Input data: Begin

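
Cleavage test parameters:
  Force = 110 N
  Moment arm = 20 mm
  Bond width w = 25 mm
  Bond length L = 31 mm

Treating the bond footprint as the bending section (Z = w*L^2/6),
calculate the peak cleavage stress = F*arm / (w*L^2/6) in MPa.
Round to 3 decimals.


M = 110 * 20 = 2200 N*mm
Z = 25 * 31^2 / 6 = 24025 / 6 mm^3
sigma = M / Z = 6 * 2200 / 24025 = 13200 / 24025
= 0.549 MPa

0.549


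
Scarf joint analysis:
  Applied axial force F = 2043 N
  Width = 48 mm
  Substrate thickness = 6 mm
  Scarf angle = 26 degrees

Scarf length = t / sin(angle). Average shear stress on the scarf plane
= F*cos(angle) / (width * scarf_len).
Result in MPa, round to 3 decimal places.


Scarf length = 6 / sin(26 deg) = 13.6870 mm
cos(26 deg) = 0.898794
Shear = 2043 * 0.898794 / (48 * 13.6870)
= 2.795 MPa

2.795


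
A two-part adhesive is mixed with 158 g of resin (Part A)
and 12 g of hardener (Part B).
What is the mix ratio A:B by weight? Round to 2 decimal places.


Mix ratio = mass_A / mass_B
= 158 / 12
= 13.17

13.17


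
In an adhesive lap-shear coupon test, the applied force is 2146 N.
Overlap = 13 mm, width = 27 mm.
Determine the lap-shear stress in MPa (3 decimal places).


stress = F / (overlap * width)
= 2146 / (13 * 27)
= 6.114 MPa

6.114


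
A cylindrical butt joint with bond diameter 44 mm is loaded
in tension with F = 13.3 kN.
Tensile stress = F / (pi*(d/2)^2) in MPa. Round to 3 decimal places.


Area = pi * (44/2)^2 = 1520.5308 mm^2
Stress = 13.3*1000 / 1520.5308
= 8.747 MPa

8.747


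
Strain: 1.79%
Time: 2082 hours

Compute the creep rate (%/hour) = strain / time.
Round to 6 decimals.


Creep rate = 1.79 / 2082
= 0.000860 %/h

0.000860


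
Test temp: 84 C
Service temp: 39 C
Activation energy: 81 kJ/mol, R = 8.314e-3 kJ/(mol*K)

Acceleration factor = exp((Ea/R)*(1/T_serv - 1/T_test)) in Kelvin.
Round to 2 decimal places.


AF = exp((81/0.008314)*(1/312.15 - 1/357.15))
= 51.04

51.04


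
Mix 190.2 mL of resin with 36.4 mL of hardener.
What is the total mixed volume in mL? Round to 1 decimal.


Total = 190.2 + 36.4 = 226.6 mL

226.6


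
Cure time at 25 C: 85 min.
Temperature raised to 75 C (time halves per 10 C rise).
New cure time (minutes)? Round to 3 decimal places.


Acceleration factor = 2^(50/10) = 32.0000
New time = 85 / 32.0000 = 2.656 min

2.656


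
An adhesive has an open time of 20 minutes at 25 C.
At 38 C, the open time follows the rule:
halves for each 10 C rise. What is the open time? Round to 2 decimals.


Factor = 2^((38-25)/10) = 2.4623
Open time = 20 / 2.4623 = 8.12 min

8.12


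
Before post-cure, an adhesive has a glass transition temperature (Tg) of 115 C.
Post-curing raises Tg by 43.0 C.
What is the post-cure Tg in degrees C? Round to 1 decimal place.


Tg_post = Tg_base + delta_Tg
= 115 + 43.0
= 158.0 C

158.0


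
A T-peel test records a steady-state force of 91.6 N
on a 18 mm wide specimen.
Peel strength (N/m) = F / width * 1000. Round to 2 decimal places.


Peel strength = 91.6 / 18 * 1000
= 5088.89 N/m

5088.89


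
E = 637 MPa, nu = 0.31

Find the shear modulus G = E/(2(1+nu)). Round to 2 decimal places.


G = 637 / (2 * 1.31)
= 243.13 MPa

243.13


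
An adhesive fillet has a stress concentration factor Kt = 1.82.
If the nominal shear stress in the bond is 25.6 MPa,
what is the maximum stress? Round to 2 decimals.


Max stress = 25.6 * 1.82 = 46.59 MPa

46.59


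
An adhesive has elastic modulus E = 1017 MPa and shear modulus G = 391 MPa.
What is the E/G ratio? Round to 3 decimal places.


E/G = 1017 / 391 = 2.601

2.601


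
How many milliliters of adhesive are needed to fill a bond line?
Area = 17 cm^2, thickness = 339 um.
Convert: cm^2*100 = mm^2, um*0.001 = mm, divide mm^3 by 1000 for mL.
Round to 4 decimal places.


= (17 * 100) * (339 * 0.001) / 1000
= 0.5763 mL

0.5763


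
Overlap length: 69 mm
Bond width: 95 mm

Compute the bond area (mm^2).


Bond area = 69 * 95 = 6555 mm^2

6555


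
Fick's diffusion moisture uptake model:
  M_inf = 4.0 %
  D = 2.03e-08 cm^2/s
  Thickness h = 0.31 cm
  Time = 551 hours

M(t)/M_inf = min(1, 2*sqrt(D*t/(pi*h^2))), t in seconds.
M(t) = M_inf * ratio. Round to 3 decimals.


t_sec = 551 * 3600 = 1983600
ratio = 2*sqrt(2.03e-08*1983600/(pi*0.31^2))
= min(1, 0.730413)
= 0.730413
M(t) = 4.0 * 0.730413 = 2.922 %

2.922


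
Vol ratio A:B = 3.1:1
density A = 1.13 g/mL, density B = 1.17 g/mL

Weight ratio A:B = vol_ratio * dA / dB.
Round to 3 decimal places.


Weight ratio = 3.1 * 1.13 / 1.17
= 2.994

2.994


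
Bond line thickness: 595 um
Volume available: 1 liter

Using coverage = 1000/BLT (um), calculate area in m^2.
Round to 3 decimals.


1 L = 1e6 mm^3, thickness = 595 um = 0.595 mm
Area = 1e6 / 0.595 mm^2 = (1e6 / 0.595) / 1e6 m^2 = 1000 / 595 m^2
= 1.681 m^2

1.681


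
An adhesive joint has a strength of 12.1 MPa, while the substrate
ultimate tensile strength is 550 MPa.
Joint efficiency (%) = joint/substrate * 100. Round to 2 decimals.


Efficiency = 12.1 / 550 * 100
= 2.20%

2.20


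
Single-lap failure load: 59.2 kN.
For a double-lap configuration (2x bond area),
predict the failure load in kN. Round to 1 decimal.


Failure load = 59.2 * 2 = 118.4 kN

118.4


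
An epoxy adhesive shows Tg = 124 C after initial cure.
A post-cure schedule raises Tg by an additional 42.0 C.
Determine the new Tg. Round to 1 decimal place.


New Tg = 124 + 42.0
= 166.0 C

166.0


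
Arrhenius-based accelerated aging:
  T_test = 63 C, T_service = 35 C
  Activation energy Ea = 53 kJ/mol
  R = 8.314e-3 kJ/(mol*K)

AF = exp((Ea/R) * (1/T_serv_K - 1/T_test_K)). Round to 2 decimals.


T_test_K = 336.15, T_serv_K = 308.15
AF = exp((53/8.314e-3) * (1/308.15 - 1/336.15))
= 5.60

5.60


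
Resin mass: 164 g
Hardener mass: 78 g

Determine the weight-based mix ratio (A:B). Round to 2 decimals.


Ratio = 164 / 78 = 2.10

2.10


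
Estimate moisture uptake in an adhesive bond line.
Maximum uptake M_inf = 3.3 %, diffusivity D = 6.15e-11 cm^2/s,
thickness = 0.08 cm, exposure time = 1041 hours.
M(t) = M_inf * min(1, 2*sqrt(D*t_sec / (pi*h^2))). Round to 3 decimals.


Convert time: 1041 h = 3747600 s
ratio = min(1, 2*sqrt(6.15e-11*3747600/(pi*0.08^2)))
= 0.214131
M(t) = 3.3 * 0.214131 = 0.707%

0.707


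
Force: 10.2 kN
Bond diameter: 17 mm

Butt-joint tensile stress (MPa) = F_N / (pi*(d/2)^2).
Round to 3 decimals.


F_N = 10.2 * 1000 = 10200.0 N
A = pi*(8.5)^2 = 226.9801 mm^2
stress = 10200.0 / 226.9801 = 44.938 MPa

44.938


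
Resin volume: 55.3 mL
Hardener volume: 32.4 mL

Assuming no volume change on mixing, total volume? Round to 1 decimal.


V_total = 55.3 + 32.4 = 87.7 mL

87.7


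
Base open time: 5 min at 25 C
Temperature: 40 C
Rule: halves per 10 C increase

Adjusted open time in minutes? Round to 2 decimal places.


Acceleration = 2^((40-25)/10) = 2.8284
Open time = 5 / 2.8284 = 1.77 min

1.77


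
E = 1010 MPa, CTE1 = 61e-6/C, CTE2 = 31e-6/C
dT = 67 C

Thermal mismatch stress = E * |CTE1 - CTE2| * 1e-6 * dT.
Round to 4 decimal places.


= 1010 * 30e-6 * 67
= 2.0301 MPa

2.0301


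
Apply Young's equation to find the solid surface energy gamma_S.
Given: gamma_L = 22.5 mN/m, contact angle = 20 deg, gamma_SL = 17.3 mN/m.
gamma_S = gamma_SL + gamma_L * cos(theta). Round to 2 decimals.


theta_rad = 20 * pi/180 = 0.349066
gamma_S = 17.3 + 22.5 * cos(0.349066)
= 38.44 mN/m

38.44


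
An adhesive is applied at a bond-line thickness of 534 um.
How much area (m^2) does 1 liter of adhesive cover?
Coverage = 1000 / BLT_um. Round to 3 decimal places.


Coverage = 1000 / 534 = 1.873 m^2

1.873


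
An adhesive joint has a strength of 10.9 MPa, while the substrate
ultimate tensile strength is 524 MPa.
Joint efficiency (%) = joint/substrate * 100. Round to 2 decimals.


Efficiency = 10.9 / 524 * 100
= 2.08%

2.08


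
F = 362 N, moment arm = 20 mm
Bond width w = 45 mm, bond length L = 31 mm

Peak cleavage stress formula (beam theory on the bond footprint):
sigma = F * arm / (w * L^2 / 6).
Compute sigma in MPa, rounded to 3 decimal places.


sigma = (362 * 20) / (45 * 961 / 6)
= 7240 * 6 / 43245
= 43440 / 43245
= 1.005 MPa

1.005


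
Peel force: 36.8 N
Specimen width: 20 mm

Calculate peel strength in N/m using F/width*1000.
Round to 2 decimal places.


Peel strength = 36.8 / 20 * 1000 = 1840.00 N/m

1840.00


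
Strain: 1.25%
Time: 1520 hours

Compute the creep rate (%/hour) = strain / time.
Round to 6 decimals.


Creep rate = 1.25 / 1520
= 0.000822 %/h

0.000822


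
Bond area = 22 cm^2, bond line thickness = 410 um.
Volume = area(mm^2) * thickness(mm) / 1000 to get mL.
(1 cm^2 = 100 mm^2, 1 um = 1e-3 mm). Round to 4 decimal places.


area_mm2 = 22 * 100 = 2200
blt_mm = 410 * 1e-3 = 0.41
vol_mm3 = 2200 * 0.41 = 902.0
vol_mL = 902.0 / 1000 = 0.9020 mL

0.9020


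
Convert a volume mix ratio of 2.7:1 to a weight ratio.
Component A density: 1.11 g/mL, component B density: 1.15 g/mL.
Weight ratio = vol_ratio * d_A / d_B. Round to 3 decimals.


= 2.7 * 1.11 / 1.15 = 2.606

2.606


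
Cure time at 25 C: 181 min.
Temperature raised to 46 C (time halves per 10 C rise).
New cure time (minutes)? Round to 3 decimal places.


Acceleration factor = 2^(21/10) = 4.2871
New time = 181 / 4.2871 = 42.220 min

42.220


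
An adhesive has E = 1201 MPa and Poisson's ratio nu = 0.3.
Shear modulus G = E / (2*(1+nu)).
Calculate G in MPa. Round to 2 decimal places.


G = 1201 / (2*(1+0.3))
= 1201 / 2.60
= 461.92 MPa

461.92


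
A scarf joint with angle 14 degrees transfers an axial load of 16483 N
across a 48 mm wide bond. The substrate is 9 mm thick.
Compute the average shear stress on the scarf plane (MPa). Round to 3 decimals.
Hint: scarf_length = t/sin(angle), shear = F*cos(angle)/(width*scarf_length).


scarf_length = 9 / sin(14 deg) = 37.2021 mm
cos(14 deg) = 0.970296
shear stress = 16483 * 0.970296 / (48 * 37.2021)
= 8.956 MPa

8.956


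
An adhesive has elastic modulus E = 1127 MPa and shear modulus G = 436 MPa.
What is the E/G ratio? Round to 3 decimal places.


E/G = 1127 / 436 = 2.585

2.585


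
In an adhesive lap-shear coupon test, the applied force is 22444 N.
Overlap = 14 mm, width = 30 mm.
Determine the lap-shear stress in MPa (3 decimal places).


stress = F / (overlap * width)
= 22444 / (14 * 30)
= 53.438 MPa

53.438


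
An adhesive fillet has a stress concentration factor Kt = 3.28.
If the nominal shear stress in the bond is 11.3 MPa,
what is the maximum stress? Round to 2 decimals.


Max stress = 11.3 * 3.28 = 37.06 MPa

37.06


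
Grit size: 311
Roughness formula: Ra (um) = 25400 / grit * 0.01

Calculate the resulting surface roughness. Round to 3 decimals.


Ra = 25400 / 311 * 0.01
= 0.817 um

0.817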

Input data: End

▸ **Your assignment**: Output the listing verbatim through the "calculate the peak" line.

▸ **Solution to this problem**:
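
Cleavage test parameters:
  Force = 110 N
  Moment arm = 20 mm
  Bond width w = 25 mm
  Bond length L = 31 mm

Treating the bond footprint as the bending section (Z = w*L^2/6),
calculate the peak cleavage stress = F*arm / (w*L^2/6) in MPa.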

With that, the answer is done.